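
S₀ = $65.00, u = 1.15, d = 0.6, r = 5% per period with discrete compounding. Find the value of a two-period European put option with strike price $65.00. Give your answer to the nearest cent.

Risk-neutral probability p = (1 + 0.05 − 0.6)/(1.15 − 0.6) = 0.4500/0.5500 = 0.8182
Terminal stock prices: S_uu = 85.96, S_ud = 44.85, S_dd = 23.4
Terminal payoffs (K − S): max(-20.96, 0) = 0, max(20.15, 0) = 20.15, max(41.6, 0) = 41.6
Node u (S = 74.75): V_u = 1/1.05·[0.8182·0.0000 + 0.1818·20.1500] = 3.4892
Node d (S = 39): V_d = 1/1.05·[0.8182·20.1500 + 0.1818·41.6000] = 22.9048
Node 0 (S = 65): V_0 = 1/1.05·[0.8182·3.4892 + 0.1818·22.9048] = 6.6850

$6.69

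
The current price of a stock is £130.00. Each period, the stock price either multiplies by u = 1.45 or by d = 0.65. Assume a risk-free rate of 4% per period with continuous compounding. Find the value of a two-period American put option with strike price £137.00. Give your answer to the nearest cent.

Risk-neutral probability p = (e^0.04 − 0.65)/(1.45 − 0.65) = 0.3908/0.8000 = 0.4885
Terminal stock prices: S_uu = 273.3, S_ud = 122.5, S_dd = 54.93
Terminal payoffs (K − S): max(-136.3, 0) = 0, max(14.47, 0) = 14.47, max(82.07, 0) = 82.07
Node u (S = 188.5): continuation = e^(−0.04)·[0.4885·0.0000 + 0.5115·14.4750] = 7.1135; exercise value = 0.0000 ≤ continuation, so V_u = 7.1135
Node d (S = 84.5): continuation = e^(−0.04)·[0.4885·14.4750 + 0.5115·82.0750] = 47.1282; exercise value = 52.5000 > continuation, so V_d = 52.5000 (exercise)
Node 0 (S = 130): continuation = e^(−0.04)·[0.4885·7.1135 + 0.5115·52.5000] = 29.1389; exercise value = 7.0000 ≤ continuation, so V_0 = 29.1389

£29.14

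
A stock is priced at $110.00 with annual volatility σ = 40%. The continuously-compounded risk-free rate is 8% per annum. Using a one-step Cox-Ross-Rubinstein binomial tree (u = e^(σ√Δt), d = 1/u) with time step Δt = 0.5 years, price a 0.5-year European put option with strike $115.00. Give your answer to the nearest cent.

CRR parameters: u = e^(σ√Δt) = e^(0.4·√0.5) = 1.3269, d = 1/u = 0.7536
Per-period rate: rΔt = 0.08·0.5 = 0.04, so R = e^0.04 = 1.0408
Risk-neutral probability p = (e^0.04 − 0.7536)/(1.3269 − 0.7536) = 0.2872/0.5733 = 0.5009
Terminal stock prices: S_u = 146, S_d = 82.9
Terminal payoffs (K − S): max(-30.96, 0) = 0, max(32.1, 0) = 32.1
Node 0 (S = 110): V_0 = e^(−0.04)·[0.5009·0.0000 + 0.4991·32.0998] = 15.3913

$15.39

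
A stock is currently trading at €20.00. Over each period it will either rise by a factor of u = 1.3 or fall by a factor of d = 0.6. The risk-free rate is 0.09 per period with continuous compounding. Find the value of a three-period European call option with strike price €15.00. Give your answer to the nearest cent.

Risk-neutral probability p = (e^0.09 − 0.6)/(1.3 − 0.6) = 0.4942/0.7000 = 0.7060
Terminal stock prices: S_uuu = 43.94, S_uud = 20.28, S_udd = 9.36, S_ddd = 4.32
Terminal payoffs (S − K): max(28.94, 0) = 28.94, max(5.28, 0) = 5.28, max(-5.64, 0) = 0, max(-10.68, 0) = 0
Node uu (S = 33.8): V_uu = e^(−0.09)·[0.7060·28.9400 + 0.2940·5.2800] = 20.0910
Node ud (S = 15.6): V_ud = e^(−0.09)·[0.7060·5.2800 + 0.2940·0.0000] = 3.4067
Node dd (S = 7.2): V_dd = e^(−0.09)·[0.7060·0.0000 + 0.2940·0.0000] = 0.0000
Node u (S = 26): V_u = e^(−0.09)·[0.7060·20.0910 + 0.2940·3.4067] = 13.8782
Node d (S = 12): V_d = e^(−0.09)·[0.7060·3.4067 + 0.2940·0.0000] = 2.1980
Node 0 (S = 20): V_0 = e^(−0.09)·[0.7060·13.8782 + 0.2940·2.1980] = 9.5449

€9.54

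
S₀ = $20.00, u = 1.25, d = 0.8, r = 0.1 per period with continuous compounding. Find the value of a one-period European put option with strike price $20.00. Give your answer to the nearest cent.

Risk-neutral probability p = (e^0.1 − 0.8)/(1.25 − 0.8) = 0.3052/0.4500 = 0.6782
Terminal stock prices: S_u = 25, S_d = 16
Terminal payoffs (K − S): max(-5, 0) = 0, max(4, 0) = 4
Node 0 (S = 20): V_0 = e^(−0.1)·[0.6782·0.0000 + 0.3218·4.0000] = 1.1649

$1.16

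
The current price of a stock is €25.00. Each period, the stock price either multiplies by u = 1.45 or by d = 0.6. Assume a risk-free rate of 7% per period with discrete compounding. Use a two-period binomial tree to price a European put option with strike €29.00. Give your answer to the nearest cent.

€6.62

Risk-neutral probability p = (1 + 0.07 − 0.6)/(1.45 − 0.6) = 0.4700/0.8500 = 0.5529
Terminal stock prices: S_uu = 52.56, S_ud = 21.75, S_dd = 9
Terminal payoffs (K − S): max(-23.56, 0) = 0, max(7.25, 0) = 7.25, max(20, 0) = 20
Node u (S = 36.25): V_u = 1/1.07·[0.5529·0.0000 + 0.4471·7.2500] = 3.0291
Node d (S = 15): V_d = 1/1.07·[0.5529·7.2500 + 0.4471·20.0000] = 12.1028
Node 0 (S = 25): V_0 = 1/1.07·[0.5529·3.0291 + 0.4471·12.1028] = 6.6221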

Directions: Retype all the data, changing nothing.

Solution to the problem:
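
S₀ = $65.00, u = 1.15, d = 0.6, r = 5% per period with discrete compounding. Find the value of a two-period European put option with strike price $65.00. Give your answer to the nearest cent.

Risk-neutral probability p = (1 + 0.05 − 0.6)/(1.15 − 0.6) = 0.4500/0.5500 = 0.8182
Terminal stock prices: S_uu = 85.96, S_ud = 44.85, S_dd = 23.4
Terminal payoffs (K − S): max(-20.96, 0) = 0, max(20.15, 0) = 20.15, max(41.6, 0) = 41.6
Node u (S = 74.75): V_u = 1/1.05·[0.8182·0.0000 + 0.1818·20.1500] = 3.4892
Node d (S = 39): V_d = 1/1.05·[0.8182·20.1500 + 0.1818·41.6000] = 22.9048
Node 0 (S = 65): V_0 = 1/1.05·[0.8182·3.4892 + 0.1818·22.9048] = 6.6850

$6.69

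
The current price of a stock is £130.00. Each period, the stock price either multiplies by u = 1.45 or by d = 0.65. Assume a risk-free rate of 4% per period with continuous compounding. Find the value of a two-period American put option with strike price £137.00. Give your answer to the nearest cent.

Risk-neutral probability p = (e^0.04 − 0.65)/(1.45 − 0.65) = 0.3908/0.8000 = 0.4885
Terminal stock prices: S_uu = 273.3, S_ud = 122.5, S_dd = 54.93
Terminal payoffs (K − S): max(-136.3, 0) = 0, max(14.47, 0) = 14.47, max(82.07, 0) = 82.07
Node u (S = 188.5): continuation = e^(−0.04)·[0.4885·0.0000 + 0.5115·14.4750] = 7.1135; exercise value = 0.0000 ≤ continuation, so V_u = 7.1135
Node d (S = 84.5): continuation = e^(−0.04)·[0.4885·14.4750 + 0.5115·82.0750] = 47.1282; exercise value = 52.5000 > continuation, so V_d = 52.5000 (exercise)
Node 0 (S = 130): continuation = e^(−0.04)·[0.4885·7.1135 + 0.5115·52.5000] = 29.1389; exercise value = 7.0000 ≤ continuation, so V_0 = 29.1389

£29.14

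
A stock is priced at $110.00 with annual volatility σ = 40%. The continuously-compounded risk-free rate is 8% per annum. Using a one-step Cox-Ross-Rubinstein binomial tree (u = e^(σ√Δt), d = 1/u) with time step Δt = 0.5 years, price a 0.5-year European put option with strike $115.00. Give your answer to the nearest cent.

CRR parameters: u = e^(σ√Δt) = e^(0.4·√0.5) = 1.3269, d = 1/u = 0.7536
Per-period rate: rΔt = 0.08·0.5 = 0.04, so R = e^0.04 = 1.0408
Risk-neutral probability p = (e^0.04 − 0.7536)/(1.3269 − 0.7536) = 0.2872/0.5733 = 0.5009
Terminal stock prices: S_u = 146, S_d = 82.9
Terminal payoffs (K − S): max(-30.96, 0) = 0, max(32.1, 0) = 32.1
Node 0 (S = 110): V_0 = e^(−0.04)·[0.5009·0.0000 + 0.4991·32.0998] = 15.3913

$15.39

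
A stock is currently trading at €20.00. Over each period it will either rise by a factor of u = 1.3 or fall by a factor of d = 0.6. The risk-free rate is 0.09 per period with continuous compounding. Find the value of a three-period European call option with strike price €15.00. Give your answer to the nearest cent.

Risk-neutral probability p = (e^0.09 − 0.6)/(1.3 − 0.6) = 0.4942/0.7000 = 0.7060
Terminal stock prices: S_uuu = 43.94, S_uud = 20.28, S_udd = 9.36, S_ddd = 4.32
Terminal payoffs (S − K): max(28.94, 0) = 28.94, max(5.28, 0) = 5.28, max(-5.64, 0) = 0, max(-10.68, 0) = 0
Node uu (S = 33.8): V_uu = e^(−0.09)·[0.7060·28.9400 + 0.2940·5.2800] = 20.0910
Node ud (S = 15.6): V_ud = e^(−0.09)·[0.7060·5.2800 + 0.2940·0.0000] = 3.4067
Node dd (S = 7.2): V_dd = e^(−0.09)·[0.7060·0.0000 + 0.2940·0.0000] = 0.0000
Node u (S = 26): V_u = e^(−0.09)·[0.7060·20.0910 + 0.2940·3.4067] = 13.8782
Node d (S = 12): V_d = e^(−0.09)·[0.7060·3.4067 + 0.2940·0.0000] = 2.1980
Node 0 (S = 20): V_0 = e^(−0.09)·[0.7060·13.8782 + 0.2940·2.1980] = 9.5449

€9.54

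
S₀ = $20.00, u = 1.25, d = 0.8, r = 0.1 per period with continuous compounding. Find the value of a one-period European put option with strike price $20.00. Give your answer to the nearest cent.

Risk-neutral probability p = (e^0.1 − 0.8)/(1.25 − 0.8) = 0.3052/0.4500 = 0.6782
Terminal stock prices: S_u = 25, S_d = 16
Terminal payoffs (K − S): max(-5, 0) = 0, max(4, 0) = 4
Node 0 (S = 20): V_0 = e^(−0.1)·[0.6782·0.0000 + 0.3218·4.0000] = 1.1649

$1.16

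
The current price of a stock is €25.00. Each period, the stock price either multiplies by u = 1.45 or by d = 0.6. Assume a risk-free rate of 7% per period with discrete compounding. Use a two-period binomial tree to price a European put option with strike €29.00. Give your answer to the nearest cent.

€6.62

Risk-neutral probability p = (1 + 0.07 − 0.6)/(1.45 − 0.6) = 0.4700/0.8500 = 0.5529
Terminal stock prices: S_uu = 52.56, S_ud = 21.75, S_dd = 9
Terminal payoffs (K − S): max(-23.56, 0) = 0, max(7.25, 0) = 7.25, max(20, 0) = 20
Node u (S = 36.25): V_u = 1/1.07·[0.5529·0.0000 + 0.4471·7.2500] = 3.0291
Node d (S = 15): V_d = 1/1.07·[0.5529·7.2500 + 0.4471·20.0000] = 12.1028
Node 0 (S = 25): V_0 = 1/1.07·[0.5529·3.0291 + 0.4471·12.1028] = 6.6221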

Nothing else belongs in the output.